__Data records__:
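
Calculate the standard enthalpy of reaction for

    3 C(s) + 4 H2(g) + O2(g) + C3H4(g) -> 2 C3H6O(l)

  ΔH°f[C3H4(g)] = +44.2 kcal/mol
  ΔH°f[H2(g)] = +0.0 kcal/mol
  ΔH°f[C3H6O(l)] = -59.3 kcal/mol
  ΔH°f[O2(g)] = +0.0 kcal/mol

ΔH°rxn = Σ nΔHf°(products) − Σ nΔHf°(reactants).
Products: 2·(-59.3) = -118.6
Reactants: 3·(+0.0) + 4·(+0.0) + 1·(+0.0) + 1·(+44.2) = +44.2
ΔH° = (-118.6) − (+44.2) = -162.8 kcal/mol

ΔH° = -162.8 kcal/mol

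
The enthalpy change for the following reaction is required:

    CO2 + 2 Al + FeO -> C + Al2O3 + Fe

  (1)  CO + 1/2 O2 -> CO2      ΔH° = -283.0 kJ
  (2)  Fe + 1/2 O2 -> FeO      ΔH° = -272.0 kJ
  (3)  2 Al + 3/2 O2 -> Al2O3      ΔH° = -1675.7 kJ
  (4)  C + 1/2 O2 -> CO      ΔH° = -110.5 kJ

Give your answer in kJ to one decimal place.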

__Try it__: Give exactly the lines from the one with "The enthalpy change" to the end of the entries, nothing before them.

__Response below__:
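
The enthalpy change for the following reaction is required:

    CO2 + 2 Al + FeO -> C + Al2O3 + Fe

  (1)  CO + 1/2 O2 -> CO2      ΔH° = -283.0 kJ
  (2)  Fe + 1/2 O2 -> FeO      ΔH° = -272.0 kJ
  (3)  2 Al + 3/2 O2 -> Al2O3      ΔH° = -1675.7 kJ
  (4)  C + 1/2 O2 -> CO      ΔH° = -110.5 kJ

Give your answer in kJ to one decimal place.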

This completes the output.